Work task: In the records below, the lines from the one containing "Determine the mass" through the last are to be reproduced exactly and alone.

(Saved entries)

# # # #

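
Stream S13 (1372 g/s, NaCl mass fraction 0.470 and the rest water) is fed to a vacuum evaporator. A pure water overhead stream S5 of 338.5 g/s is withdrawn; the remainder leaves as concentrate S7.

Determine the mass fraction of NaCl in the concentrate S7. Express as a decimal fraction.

NaCl is not removed: 1372×0.470 = 644.84 g/s of NaCl enters S7.
Concentrate = 1372 − 338.5 = 1033.5 g/s.
Mass fraction = 644.84/1033.5 = 0.624.

0.624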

# # # #

Solution to this problem:
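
Determine the mass fraction of NaCl in the concentrate S7. Express as a decimal fraction.

NaCl is not removed: 1372×0.470 = 644.84 g/s of NaCl enters S7.
Concentrate = 1372 − 338.5 = 1033.5 g/s.
Mass fraction = 644.84/1033.5 = 0.624.

0.624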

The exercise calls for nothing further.